[[ DATA UNDER STUDY, beginning ]]

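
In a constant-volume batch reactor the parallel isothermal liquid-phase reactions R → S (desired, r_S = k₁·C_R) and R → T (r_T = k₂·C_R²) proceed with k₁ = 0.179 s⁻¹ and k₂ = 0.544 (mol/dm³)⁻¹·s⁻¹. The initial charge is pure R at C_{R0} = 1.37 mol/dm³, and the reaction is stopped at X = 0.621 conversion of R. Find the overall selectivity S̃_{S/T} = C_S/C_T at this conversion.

C_R = C_{R0}(1−X) = 0.5192 mol/dm³.
Along a PFR/batch, dC_S/dC_R = −r_S/(r_S+r_T) = −k₁/(k₁+k₂·C_R).
Integrating from C_{R0} to C_R: C_S = (0.179/0.544)·ln[(0.179+0.544·1.37)/(0.179+0.544·0.519)] = 0.3290·ln(0.9243/0.4615) = 0.2286 mol/dm³.
C_T = (C_{R0}−C_R)−C_S = 0.6222 mol/dm³; S̃_{S/T} = 0.2286/0.6222 = 0.367.

0.367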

[[ DATA UNDER STUDY, end ]]

## WHAT THE EXERCISE ASKS
Please output the full listing one more time, exactly.

## EXERCISE ANSWER
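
In a constant-volume batch reactor the parallel isothermal liquid-phase reactions R → S (desired, r_S = k₁·C_R) and R → T (r_T = k₂·C_R²) proceed with k₁ = 0.179 s⁻¹ and k₂ = 0.544 (mol/dm³)⁻¹·s⁻¹. The initial charge is pure R at C_{R0} = 1.37 mol/dm³, and the reaction is stopped at X = 0.621 conversion of R. Find the overall selectivity S̃_{S/T} = C_S/C_T at this conversion.

C_R = C_{R0}(1−X) = 0.5192 mol/dm³.
Along a PFR/batch, dC_S/dC_R = −r_S/(r_S+r_T) = −k₁/(k₁+k₂·C_R).
Integrating from C_{R0} to C_R: C_S = (0.179/0.544)·ln[(0.179+0.544·1.37)/(0.179+0.544·0.519)] = 0.3290·ln(0.9243/0.4615) = 0.2286 mol/dm³.
C_T = (C_{R0}−C_R)−C_S = 0.6222 mol/dm³; S̃_{S/T} = 0.2286/0.6222 = 0.367.

0.367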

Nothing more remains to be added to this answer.